- Task instructions -
Search the data below for the string "excess". Extract every line that contains it.

- Records for this exercise -
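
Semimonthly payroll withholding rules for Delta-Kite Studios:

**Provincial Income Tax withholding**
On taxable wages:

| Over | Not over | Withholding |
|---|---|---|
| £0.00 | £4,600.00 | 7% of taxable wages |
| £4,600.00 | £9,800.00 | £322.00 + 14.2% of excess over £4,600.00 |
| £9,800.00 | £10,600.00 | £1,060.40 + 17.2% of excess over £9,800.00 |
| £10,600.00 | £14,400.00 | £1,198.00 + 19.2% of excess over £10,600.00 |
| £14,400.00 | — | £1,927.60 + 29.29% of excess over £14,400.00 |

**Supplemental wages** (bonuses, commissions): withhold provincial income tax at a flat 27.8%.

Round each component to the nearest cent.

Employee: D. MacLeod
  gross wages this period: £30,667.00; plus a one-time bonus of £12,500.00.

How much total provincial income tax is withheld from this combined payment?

Provincial Income Tax: taxable = £30,667.00
  £1,927.60 + 29.29% × (£30,667.00 − £14,400.00) = £1,927.60 + 29.29% × £16,267.00 = £6,692.20
Supplemental (27.8% flat on bonus): 27.8% × £12,500.00 = £3,475.00
Total provincial income tax: £6,692.20 + £3,475.00 = £10,167.20

£10,167.20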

- Final answer -
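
| £4,600.00 | £9,800.00 | £322.00 + 14.2% of excess over £4,600.00 |
| £9,800.00 | £10,600.00 | £1,060.40 + 17.2% of excess over £9,800.00 |
| £10,600.00 | £14,400.00 | £1,198.00 + 19.2% of excess over £10,600.00 |
| £14,400.00 | — | £1,927.60 + 29.29% of excess over £14,400.00 |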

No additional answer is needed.